_TASK_. Scan the data that follows and count the lines with the string "recessive"; answer with the count alone.

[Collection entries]
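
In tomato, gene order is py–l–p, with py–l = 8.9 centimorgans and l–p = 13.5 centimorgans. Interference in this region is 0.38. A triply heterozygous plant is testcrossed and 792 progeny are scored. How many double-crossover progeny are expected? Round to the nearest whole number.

Map distances give recombination frequencies of 0.089 and 0.135 for the two intervals.
With interference 0.38 (so coincidence = 0.62), expected double-crossover frequency = 0.089 × 0.135 × 0.62 = 0.00745.
Expected number = 0.00745 × 792 = 5.90 ≈ 6.

6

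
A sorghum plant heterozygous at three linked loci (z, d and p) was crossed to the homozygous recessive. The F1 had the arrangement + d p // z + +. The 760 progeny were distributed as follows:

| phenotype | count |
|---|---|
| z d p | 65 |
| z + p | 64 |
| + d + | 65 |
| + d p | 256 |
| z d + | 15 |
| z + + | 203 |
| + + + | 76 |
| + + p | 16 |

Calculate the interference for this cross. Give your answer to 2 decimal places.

0.14

The two rarest classes, + + p and z d +, are the double crossovers. Comparing them with the parentals, only the d allele has switched, so d is the middle locus and the order is p – d – z.
p–d: (129 + 31)/760 = 0.2105; d–z: (141 + 31)/760 = 0.2263.
Expected DCO frequency = 0.2105 × 0.2263 ≈ 0.04764; observed = 31/760 ≈ 0.04079.
Coefficient of coincidence = 0.04079/0.04764 ≈ 0.86; interference = 1 − 0.86 = 0.14.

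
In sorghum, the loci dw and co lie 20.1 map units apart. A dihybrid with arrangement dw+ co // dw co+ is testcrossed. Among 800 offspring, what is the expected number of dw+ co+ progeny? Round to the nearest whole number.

80

A map distance of 20.1 map units corresponds to a recombination frequency of 0.201.
The F1 is dw+ co / dw co+, so dw+ co+ is a recombinant gamete class with expected frequency r/2 = 0.201/2 = 0.1005.
Expected number = 0.1005 × 800 = 80.40 ≈ 80.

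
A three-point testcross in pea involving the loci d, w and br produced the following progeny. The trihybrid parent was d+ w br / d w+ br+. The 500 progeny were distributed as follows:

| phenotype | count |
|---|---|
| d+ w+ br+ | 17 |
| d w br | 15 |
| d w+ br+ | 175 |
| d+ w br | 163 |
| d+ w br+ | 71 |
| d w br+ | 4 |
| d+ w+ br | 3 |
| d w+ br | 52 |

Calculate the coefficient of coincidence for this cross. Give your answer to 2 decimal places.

The two rarest classes, d+ w+ br and d w br+, are the double crossovers. Comparing them with the parentals, only the w allele has switched, so w is the middle locus and the order is br – w – d.
br–w: (123 + 7)/500 = 0.2600; w–d: (32 + 7)/500 = 0.0780.
Expected DCO frequency = 0.2600 × 0.0780 ≈ 0.02028; observed = 7/500 ≈ 0.01400.
Coefficient of coincidence = 0.01400/0.02028 ≈ 0.69.

0.69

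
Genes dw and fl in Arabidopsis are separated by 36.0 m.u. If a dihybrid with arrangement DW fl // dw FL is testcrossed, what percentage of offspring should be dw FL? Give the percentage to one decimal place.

32.0%

A map distance of 36.0 m.u. corresponds to a recombination frequency of 0.360.
The F1 is DW fl / dw FL, so dw FL is a parental gamete class with expected frequency (1 − r)/2 = 0.640/2 = 0.3200.
That is 0.3200 = 32.0% of the progeny.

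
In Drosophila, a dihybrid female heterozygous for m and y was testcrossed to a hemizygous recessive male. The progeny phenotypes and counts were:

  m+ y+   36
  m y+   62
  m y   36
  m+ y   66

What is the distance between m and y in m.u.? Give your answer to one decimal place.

36.0 m.u.

The two most frequent classes, m+ y (66) and m y+ (62), are the parental types, so the F1 was m+ y / m y+.
The recombinant classes are m+ y+ and m y: 36 + 36 = 72.
Recombination frequency = 72/200 = 0.3600 ≈ 36.0%, i.e. 36.0 m.u.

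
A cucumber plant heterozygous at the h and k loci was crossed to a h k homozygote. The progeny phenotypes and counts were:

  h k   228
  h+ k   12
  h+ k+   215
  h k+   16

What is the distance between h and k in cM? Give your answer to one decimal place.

The two most frequent classes, h+ k+ (215) and h k (228), are the parental types, so the F1 was h+ k+ / h k.
The recombinant classes are h+ k and h k+: 12 + 16 = 28.
Recombination frequency = 28/471 = 0.0594 ≈ 5.9%, i.e. 5.9 cM.

5.9 cM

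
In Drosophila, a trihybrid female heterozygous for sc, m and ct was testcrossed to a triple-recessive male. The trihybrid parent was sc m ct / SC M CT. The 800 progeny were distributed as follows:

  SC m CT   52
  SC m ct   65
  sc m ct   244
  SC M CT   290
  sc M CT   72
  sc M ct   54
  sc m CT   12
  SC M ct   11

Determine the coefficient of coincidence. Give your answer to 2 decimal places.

0.89

The two rarest classes, sc m CT and SC M ct, are the double crossovers. Comparing them with the parentals, only the ct allele has switched, so ct is the middle locus and the order is sc – ct – m.
sc–ct: (137 + 23)/800 = 0.2000; ct–m: (106 + 23)/800 = 0.1613.
Expected DCO frequency = 0.2000 × 0.1613 ≈ 0.03226; observed = 23/800 ≈ 0.02875.
Coefficient of coincidence = 0.02875/0.03226 ≈ 0.89.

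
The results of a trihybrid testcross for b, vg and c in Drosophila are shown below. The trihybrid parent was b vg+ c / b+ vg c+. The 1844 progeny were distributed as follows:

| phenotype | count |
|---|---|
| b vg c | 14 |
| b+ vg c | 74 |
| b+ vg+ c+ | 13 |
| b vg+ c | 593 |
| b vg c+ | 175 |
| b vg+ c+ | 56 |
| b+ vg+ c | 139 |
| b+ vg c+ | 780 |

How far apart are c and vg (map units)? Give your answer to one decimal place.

8.5 map units

The two rarest classes, b vg c and b+ vg+ c+, are the double crossovers. Comparing them with the parentals, only the vg allele has switched, so vg is the middle locus and the order is c – vg – b.
Crossovers in the c–vg interval produce the single-crossover classes b vg+ c+ and b+ vg c (56 + 74 = 130) plus the double crossovers (27).
RF(c–vg) = (130 + 27) / 1844 = 157/1844 = 0.0851 → 8.5 map units.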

_RESULT BELOW_. 3